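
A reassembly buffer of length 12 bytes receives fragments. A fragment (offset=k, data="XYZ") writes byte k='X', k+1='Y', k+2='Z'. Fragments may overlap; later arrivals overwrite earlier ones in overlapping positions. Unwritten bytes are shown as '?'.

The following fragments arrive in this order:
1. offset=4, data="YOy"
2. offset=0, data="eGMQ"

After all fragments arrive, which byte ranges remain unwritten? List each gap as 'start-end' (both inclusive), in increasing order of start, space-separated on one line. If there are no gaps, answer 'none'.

Fragment 1: offset=4 len=3
Fragment 2: offset=0 len=4
Gaps: 7-11

Answer: 7-11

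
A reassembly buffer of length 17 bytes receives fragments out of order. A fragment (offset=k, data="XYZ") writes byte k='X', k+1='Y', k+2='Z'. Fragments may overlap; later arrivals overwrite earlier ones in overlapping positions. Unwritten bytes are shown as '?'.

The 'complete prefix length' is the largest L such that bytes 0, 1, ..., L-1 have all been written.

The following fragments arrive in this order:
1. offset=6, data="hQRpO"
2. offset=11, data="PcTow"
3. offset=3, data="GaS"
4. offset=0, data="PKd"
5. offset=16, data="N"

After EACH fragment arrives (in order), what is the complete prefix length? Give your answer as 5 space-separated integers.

Answer: 0 0 0 16 17

Derivation:
Fragment 1: offset=6 data="hQRpO" -> buffer=??????hQRpO?????? -> prefix_len=0
Fragment 2: offset=11 data="PcTow" -> buffer=??????hQRpOPcTow? -> prefix_len=0
Fragment 3: offset=3 data="GaS" -> buffer=???GaShQRpOPcTow? -> prefix_len=0
Fragment 4: offset=0 data="PKd" -> buffer=PKdGaShQRpOPcTow? -> prefix_len=16
Fragment 5: offset=16 data="N" -> buffer=PKdGaShQRpOPcTowN -> prefix_len=17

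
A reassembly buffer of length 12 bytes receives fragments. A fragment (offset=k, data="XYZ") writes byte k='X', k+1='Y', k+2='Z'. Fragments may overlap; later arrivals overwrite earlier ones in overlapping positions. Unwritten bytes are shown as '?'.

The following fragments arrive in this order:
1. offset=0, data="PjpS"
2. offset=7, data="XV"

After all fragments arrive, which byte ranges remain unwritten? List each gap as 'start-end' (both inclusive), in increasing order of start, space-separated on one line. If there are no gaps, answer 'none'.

Fragment 1: offset=0 len=4
Fragment 2: offset=7 len=2
Gaps: 4-6 9-11

Answer: 4-6 9-11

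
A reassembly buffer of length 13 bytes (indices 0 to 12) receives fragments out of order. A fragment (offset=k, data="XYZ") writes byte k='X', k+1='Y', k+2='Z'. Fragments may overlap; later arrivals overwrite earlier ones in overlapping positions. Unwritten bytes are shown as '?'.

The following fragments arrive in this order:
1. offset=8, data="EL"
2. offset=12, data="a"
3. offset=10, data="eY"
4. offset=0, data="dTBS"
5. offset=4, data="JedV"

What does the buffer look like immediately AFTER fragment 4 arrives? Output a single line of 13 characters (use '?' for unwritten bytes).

Fragment 1: offset=8 data="EL" -> buffer=????????EL???
Fragment 2: offset=12 data="a" -> buffer=????????EL??a
Fragment 3: offset=10 data="eY" -> buffer=????????ELeYa
Fragment 4: offset=0 data="dTBS" -> buffer=dTBS????ELeYa

Answer: dTBS????ELeYa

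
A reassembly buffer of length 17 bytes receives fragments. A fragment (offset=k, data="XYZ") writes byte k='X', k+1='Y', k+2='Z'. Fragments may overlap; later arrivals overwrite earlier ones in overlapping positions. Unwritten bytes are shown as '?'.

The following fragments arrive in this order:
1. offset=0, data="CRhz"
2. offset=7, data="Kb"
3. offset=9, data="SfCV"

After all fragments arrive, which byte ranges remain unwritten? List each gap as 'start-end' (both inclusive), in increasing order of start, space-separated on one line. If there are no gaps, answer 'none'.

Answer: 4-6 13-16

Derivation:
Fragment 1: offset=0 len=4
Fragment 2: offset=7 len=2
Fragment 3: offset=9 len=4
Gaps: 4-6 13-16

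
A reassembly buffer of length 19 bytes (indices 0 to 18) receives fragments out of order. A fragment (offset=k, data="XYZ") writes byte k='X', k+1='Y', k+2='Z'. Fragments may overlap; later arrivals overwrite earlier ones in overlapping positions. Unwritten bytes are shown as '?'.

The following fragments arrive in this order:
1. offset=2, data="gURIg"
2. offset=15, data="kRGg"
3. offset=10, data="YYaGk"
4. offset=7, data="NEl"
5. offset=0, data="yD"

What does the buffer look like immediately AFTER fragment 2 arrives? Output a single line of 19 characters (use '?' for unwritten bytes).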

Task:
Having read the material, set all of it down again without a single difference.

Answer for the task:
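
A reassembly buffer of length 12 bytes receives fragments. A fragment (offset=k, data="XYZ") writes byte k='X', k+1='Y', k+2='Z'. Fragments may overlap; later arrivals overwrite earlier ones in overlapping positions. Unwritten bytes are shown as '?'.

The following fragments arrive in this order:
1. offset=4, data="YOy"
2. offset=0, data="eGMQ"

After all fragments arrive, which byte ranges remain unwritten? List each gap as 'start-end' (both inclusive), in increasing order of start, space-separated on one line. If there are no gaps, answer 'none'.

Fragment 1: offset=4 len=3
Fragment 2: offset=0 len=4
Gaps: 7-11

Answer: 7-11

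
A reassembly buffer of length 17 bytes receives fragments out of order. A fragment (offset=k, data="XYZ") writes byte k='X', k+1='Y', k+2='Z'. Fragments may overlap; later arrivals overwrite earlier ones in overlapping positions. Unwritten bytes are shown as '?'.

The 'complete prefix length' is the largest L such that bytes 0, 1, ..., L-1 have all been written.

The following fragments arrive in this order:
1. offset=6, data="hQRpO"
2. offset=11, data="PcTow"
3. offset=3, data="GaS"
4. offset=0, data="PKd"
5. offset=16, data="N"

After EACH fragment arrives (in order), what is the complete prefix length? Give your answer as 5 space-separated integers.

Answer: 0 0 0 16 17

Derivation:
Fragment 1: offset=6 data="hQRpO" -> buffer=??????hQRpO?????? -> prefix_len=0
Fragment 2: offset=11 data="PcTow" -> buffer=??????hQRpOPcTow? -> prefix_len=0
Fragment 3: offset=3 data="GaS" -> buffer=???GaShQRpOPcTow? -> prefix_len=0
Fragment 4: offset=0 data="PKd" -> buffer=PKdGaShQRpOPcTow? -> prefix_len=16
Fragment 5: offset=16 data="N" -> buffer=PKdGaShQRpOPcTowN -> prefix_len=17

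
A reassembly buffer of length 12 bytes receives fragments. A fragment (offset=k, data="XYZ") writes byte k='X', k+1='Y', k+2='Z'. Fragments may overlap; later arrivals overwrite earlier ones in overlapping positions. Unwritten bytes are shown as '?'.

The following fragments arrive in this order:
1. offset=0, data="PjpS"
2. offset=7, data="XV"

After all fragments arrive, which byte ranges remain unwritten? List each gap as 'start-end' (both inclusive), in increasing order of start, space-separated on one line. If there are no gaps, answer 'none'.

Fragment 1: offset=0 len=4
Fragment 2: offset=7 len=2
Gaps: 4-6 9-11

Answer: 4-6 9-11

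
A reassembly buffer of length 13 bytes (indices 0 to 12) receives fragments out of order. A fragment (offset=k, data="XYZ") writes byte k='X', k+1='Y', k+2='Z'. Fragments may overlap; later arrivals overwrite earlier ones in overlapping positions. Unwritten bytes are shown as '?'.

The following fragments arrive in this order:
1. offset=8, data="EL"
2. offset=12, data="a"
3. offset=10, data="eY"
4. offset=0, data="dTBS"
5. offset=4, data="JedV"

What does the buffer look like immediately AFTER fragment 4 arrives? Output a single line of 13 characters (use '?' for unwritten bytes).

Fragment 1: offset=8 data="EL" -> buffer=????????EL???
Fragment 2: offset=12 data="a" -> buffer=????????EL??a
Fragment 3: offset=10 data="eY" -> buffer=????????ELeYa
Fragment 4: offset=0 data="dTBS" -> buffer=dTBS????ELeYa

Answer: dTBS????ELeYa

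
A reassembly buffer of length 17 bytes receives fragments. A fragment (offset=k, data="XYZ") writes byte k='X', k+1='Y', k+2='Z'. Fragments may overlap; later arrivals overwrite earlier ones in overlapping positions. Unwritten bytes are shown as '?'.

The following fragments arrive in this order:
1. offset=0, data="CRhz"
2. offset=7, data="Kb"
3. offset=9, data="SfCV"

After all fragments arrive, which byte ranges remain unwritten? List each gap as 'start-end' (both inclusive), in increasing order of start, space-separated on one line. If there are no gaps, answer 'none'.

Answer: 4-6 13-16

Derivation:
Fragment 1: offset=0 len=4
Fragment 2: offset=7 len=2
Fragment 3: offset=9 len=4
Gaps: 4-6 13-16

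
A reassembly buffer of length 19 bytes (indices 0 to 18) receives fragments out of order. A fragment (offset=k, data="XYZ") writes byte k='X', k+1='Y', k+2='Z'. Fragments may overlap; later arrivals overwrite earlier ones in overlapping positions. Unwritten bytes are shown as '?'.

The following fragments arrive in this order:
1. offset=2, data="gURIg"
2. offset=15, data="kRGg"
3. offset=10, data="YYaGk"
4. offset=7, data="NEl"
5. offset=0, data="yD"

What does the buffer look like immediately AFTER fragment 2 arrives? Output a single line of 19 characters (use '?' for unwritten bytes).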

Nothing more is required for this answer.